* _What the task asks_
Could you restate all of the entries, word for word?

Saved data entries

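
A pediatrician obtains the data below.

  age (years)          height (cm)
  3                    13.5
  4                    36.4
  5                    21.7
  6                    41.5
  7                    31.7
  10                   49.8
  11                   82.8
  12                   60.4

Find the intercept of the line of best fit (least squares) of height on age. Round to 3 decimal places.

1.183

n = 8, Σx = 58, Σy = 337.8, Σxy = 2899.1, Σx² = 500
Sxx = Σx² − (Σx)²/n = 500 − 420.5 = 79.5
Sxy = Σxy − (Σx)(Σy)/n = 2899.1 − 2449.05 = 450.05
b = Sxy/Sxx = 450.05/79.5 = 5.661006
a = ȳ − b·x̄ = 42.225 − 5.661006·7.25 = 1.182704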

* _Answer to the exercise_
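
A pediatrician obtains the data below.

  age (years)          height (cm)
  3                    13.5
  4                    36.4
  5                    21.7
  6                    41.5
  7                    31.7
  10                   49.8
  11                   82.8
  12                   60.4

Find the intercept of the line of best fit (least squares) of height on age. Round to 3 decimal places.

1.183

n = 8, Σx = 58, Σy = 337.8, Σxy = 2899.1, Σx² = 500
Sxx = Σx² − (Σx)²/n = 500 − 420.5 = 79.5
Sxy = Σxy − (Σx)(Σy)/n = 2899.1 − 2449.05 = 450.05
b = Sxy/Sxx = 450.05/79.5 = 5.661006
a = ȳ − b·x̄ = 42.225 − 5.661006·7.25 = 1.182704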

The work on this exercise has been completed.